(How to complete this task) Each entry is to be output as written, so that none is missing.

### Given entries ###

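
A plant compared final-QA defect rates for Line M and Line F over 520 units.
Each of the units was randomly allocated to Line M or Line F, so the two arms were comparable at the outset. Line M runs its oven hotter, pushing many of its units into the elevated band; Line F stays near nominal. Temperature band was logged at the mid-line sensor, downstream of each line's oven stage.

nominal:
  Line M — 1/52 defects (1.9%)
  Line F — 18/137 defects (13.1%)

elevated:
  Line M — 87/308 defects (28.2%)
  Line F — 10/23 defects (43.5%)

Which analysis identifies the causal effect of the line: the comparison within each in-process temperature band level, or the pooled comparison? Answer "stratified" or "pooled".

The stratified and pooled comparisons disagree (Line M wins within each in-process temperature band; Line F wins overall), so the answer turns on the causal role of in-process temperature band.
In-process temperature band is downstream of the line. One should not condition on a consequence of treatment, so the overall rates are the right comparison.
Pooled: Line M 24.4% vs Line F 17.5%; Line F is lower overall.

pooled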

###

(Task result)
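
A plant compared final-QA defect rates for Line M and Line F over 520 units.
Each of the units was randomly allocated to Line M or Line F, so the two arms were comparable at the outset. Line M runs its oven hotter, pushing many of its units into the elevated band; Line F stays near nominal. Temperature band was logged at the mid-line sensor, downstream of each line's oven stage.

nominal:
  Line M — 1/52 defects (1.9%)
  Line F — 18/137 defects (13.1%)

elevated:
  Line M — 87/308 defects (28.2%)
  Line F — 10/23 defects (43.5%)

Which analysis identifies the causal effect of the line: the comparison within each in-process temperature band level, or the pooled comparison? Answer "stratified" or "pooled".

The stratified and pooled comparisons disagree (Line M wins within each in-process temperature band; Line F wins overall), so the answer turns on the causal role of in-process temperature band.
In-process temperature band is downstream of the line. One should not condition on a consequence of treatment, so the overall rates are the right comparison.
Pooled: Line M 24.4% vs Line F 17.5%; Line F is lower overall.

pooled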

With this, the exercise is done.